▶ **Exercise instructions**
The response should consist of the data reproduced word for word.

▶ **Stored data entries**
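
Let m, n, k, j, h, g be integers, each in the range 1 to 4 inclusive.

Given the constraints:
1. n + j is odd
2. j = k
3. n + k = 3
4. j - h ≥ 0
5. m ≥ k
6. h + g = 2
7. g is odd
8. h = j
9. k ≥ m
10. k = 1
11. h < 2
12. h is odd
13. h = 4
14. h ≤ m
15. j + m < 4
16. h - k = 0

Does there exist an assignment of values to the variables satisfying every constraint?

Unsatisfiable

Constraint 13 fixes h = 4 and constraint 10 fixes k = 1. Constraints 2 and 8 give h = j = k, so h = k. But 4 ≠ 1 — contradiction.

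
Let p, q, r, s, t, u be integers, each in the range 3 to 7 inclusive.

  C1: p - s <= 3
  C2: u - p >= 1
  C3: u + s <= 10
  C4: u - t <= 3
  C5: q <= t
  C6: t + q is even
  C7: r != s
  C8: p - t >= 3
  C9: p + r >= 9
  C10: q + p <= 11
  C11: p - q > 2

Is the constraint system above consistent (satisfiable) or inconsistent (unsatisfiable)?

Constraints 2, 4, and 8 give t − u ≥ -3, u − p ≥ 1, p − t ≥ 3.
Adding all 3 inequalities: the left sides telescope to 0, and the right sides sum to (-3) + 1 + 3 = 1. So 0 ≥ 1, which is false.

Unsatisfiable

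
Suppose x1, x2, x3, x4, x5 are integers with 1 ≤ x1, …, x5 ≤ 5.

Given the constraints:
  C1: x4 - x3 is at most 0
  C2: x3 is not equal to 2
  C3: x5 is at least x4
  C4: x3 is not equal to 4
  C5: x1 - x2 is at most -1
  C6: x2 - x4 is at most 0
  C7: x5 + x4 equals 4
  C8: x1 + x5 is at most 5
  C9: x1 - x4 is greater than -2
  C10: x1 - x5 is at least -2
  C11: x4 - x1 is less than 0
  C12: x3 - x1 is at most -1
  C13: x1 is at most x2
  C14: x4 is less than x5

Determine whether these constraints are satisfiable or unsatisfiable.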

▶ **Result of the exercise**
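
Let m, n, k, j, h, g be integers, each in the range 1 to 4 inclusive.

Given the constraints:
1. n + j is odd
2. j = k
3. n + k = 3
4. j - h ≥ 0
5. m ≥ k
6. h + g = 2
7. g is odd
8. h = j
9. k ≥ m
10. k = 1
11. h < 2
12. h is odd
13. h = 4
14. h ≤ m
15. j + m < 4
16. h - k = 0

Does there exist an assignment of values to the variables satisfying every constraint?

Unsatisfiable

Constraint 13 fixes h = 4 and constraint 10 fixes k = 1. Constraints 2 and 8 give h = j = k, so h = k. But 4 ≠ 1 — contradiction.

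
Let p, q, r, s, t, u be integers, each in the range 3 to 7 inclusive.

  C1: p - s <= 3
  C2: u - p >= 1
  C3: u + s <= 10
  C4: u - t <= 3
  C5: q <= t
  C6: t + q is even
  C7: r != s
  C8: p - t >= 3
  C9: p + r >= 9
  C10: q + p <= 11
  C11: p - q > 2

Is the constraint system above consistent (satisfiable) or inconsistent (unsatisfiable)?

Constraints 2, 4, and 8 give t − u ≥ -3, u − p ≥ 1, p − t ≥ 3.
Adding all 3 inequalities: the left sides telescope to 0, and the right sides sum to (-3) + 1 + 3 = 1. So 0 ≥ 1, which is false.

Unsatisfiable

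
Suppose x1, x2, x3, x4, x5 are integers with 1 ≤ x1, …, x5 ≤ 5.

Given the constraints:
  C1: x4 - x3 is at most 0
  C2: x3 is not equal to 2
  C3: x5 is at least x4
  C4: x3 is not equal to 4
  C5: x1 - x2 is at most -1
  C6: x2 - x4 is at most 0
  C7: x5 + x4 equals 4
  C8: x1 + x5 is at most 5
  C9: x1 - x4 is greater than -2
  C10: x1 - x5 is at least -2
  C11: x4 - x1 is less than 0
  C12: x3 - x1 is at most -1
  C13: x1 is at most x2
  C14: x4 is less than x5

Determine whether these constraints are satisfiable or unsatisfiable.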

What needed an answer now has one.